(Dataset entries)
━━━━━━━━━━━━━━━━
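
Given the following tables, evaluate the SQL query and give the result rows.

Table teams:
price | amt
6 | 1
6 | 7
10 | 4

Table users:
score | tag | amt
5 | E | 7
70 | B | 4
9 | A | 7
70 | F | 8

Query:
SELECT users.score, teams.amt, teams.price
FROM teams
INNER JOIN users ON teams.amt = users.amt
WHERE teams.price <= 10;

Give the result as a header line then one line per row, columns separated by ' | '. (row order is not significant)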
━━━━━━━━━━━━━━━━
» Description of the task:
Reproduce the data shown above exactly.

» Reply:
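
Given the following tables, evaluate the SQL query and give the result rows.

Table teams:
price | amt
6 | 1
6 | 7
10 | 4

Table users:
score | tag | amt
5 | E | 7
70 | B | 4
9 | A | 7
70 | F | 8

Query:
SELECT users.score, teams.amt, teams.price
FROM teams
INNER JOIN users ON teams.amt = users.amt
WHERE teams.price <= 10;

Give the result as a header line then one line per row, columns separated by ' | '. (row order is not significant)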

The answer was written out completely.